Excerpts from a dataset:
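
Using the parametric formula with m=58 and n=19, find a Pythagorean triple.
(3003, 2204, 3725)

Euclid's formula: a = m² - n², b = 2mn, c = m² + n²
m = 58, n = 19
a = 58² - 19² = 3364 - 361 = 3003
b = 2 × 58 × 19 = 2204
c = 58² + 19² = 3364 + 361 = 3725
Verification: 3003² + 2204² = 9018009 + 4857616 = 13875625 = 3725² ✓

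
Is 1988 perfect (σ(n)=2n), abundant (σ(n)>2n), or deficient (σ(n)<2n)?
abundant

Proper divisors of 1988: sum = 1 + 2 + 4 + 7 + 14 + 28 + 71 + 142 + 284 + 497 + 994 = 2044
Since 2044 > 1988, 1988 is abundant.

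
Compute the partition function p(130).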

Action item:
Give back the line containing "Is 1988 perfect" and all the lines after it through the end of the records, unchanged.

Result of the task:
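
Is 1988 perfect (σ(n)=2n), abundant (σ(n)>2n), or deficient (σ(n)<2n)?
abundant

Proper divisors of 1988: sum = 1 + 2 + 4 + 7 + 14 + 28 + 71 + 142 + 284 + 497 + 994 = 2044
Since 2044 > 1988, 1988 is abundant.

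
Compute the partition function p(130).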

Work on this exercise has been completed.